#### About this exercise:
Your answer is the lines below, exactly, from the one that contains "At a price of tennis" through the one that contains "At a price of electric", both included.

::: Data for this exercise :::

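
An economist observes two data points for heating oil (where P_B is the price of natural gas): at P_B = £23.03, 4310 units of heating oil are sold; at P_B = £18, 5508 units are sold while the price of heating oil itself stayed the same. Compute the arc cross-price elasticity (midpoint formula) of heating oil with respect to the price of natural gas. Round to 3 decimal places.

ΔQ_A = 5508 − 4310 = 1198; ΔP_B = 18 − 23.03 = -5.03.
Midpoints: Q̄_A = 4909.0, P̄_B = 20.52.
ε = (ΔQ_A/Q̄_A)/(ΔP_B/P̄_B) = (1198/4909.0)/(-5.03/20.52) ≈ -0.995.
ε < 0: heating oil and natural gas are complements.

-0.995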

:::
::: Data for this exercise :::

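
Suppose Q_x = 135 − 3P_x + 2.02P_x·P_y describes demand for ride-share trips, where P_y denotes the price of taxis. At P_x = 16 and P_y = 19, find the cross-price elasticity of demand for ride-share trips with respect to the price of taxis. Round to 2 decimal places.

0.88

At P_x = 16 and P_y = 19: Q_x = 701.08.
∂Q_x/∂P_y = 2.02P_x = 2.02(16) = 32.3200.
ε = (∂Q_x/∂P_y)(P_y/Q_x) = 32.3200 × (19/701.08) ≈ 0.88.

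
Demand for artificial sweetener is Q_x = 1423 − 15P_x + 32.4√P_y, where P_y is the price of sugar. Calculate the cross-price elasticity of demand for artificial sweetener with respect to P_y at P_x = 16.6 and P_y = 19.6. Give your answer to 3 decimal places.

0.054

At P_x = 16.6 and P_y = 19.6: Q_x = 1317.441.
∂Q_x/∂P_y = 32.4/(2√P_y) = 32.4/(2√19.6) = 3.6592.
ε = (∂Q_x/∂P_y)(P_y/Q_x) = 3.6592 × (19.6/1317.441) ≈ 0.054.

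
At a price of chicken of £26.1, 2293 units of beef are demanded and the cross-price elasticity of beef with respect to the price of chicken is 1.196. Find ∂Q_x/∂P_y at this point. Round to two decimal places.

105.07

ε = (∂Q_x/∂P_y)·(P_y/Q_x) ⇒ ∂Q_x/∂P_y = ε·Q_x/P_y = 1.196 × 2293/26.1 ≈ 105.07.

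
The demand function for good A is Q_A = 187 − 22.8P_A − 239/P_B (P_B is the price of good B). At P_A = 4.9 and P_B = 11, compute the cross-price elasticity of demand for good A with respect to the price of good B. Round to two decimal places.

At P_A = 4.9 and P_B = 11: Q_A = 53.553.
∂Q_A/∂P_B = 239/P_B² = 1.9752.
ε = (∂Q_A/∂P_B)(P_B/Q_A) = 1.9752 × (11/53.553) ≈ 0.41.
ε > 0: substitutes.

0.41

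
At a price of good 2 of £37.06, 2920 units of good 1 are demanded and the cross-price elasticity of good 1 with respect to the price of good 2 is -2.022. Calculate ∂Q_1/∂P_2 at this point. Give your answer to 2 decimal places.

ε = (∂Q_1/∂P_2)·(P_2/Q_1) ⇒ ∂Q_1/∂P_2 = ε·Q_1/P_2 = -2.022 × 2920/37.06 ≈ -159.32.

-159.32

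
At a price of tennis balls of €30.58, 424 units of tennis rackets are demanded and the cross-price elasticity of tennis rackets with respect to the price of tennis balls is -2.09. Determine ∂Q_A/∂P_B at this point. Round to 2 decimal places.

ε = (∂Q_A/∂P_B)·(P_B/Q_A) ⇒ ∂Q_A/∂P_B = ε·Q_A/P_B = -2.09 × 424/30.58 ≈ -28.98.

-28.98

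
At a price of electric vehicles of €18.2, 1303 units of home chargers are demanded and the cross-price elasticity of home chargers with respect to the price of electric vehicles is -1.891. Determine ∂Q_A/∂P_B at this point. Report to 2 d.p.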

:::

#### Your solution:
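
At a price of tennis balls of €30.58, 424 units of tennis rackets are demanded and the cross-price elasticity of tennis rackets with respect to the price of tennis balls is -2.09. Determine ∂Q_A/∂P_B at this point. Round to 2 decimal places.

ε = (∂Q_A/∂P_B)·(P_B/Q_A) ⇒ ∂Q_A/∂P_B = ε·Q_A/P_B = -2.09 × 424/30.58 ≈ -28.98.

-28.98

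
At a price of electric vehicles of €18.2, 1303 units of home chargers are demanded and the cross-price elasticity of home chargers with respect to the price of electric vehicles is -1.891. Determine ∂Q_A/∂P_B at this point. Report to 2 d.p.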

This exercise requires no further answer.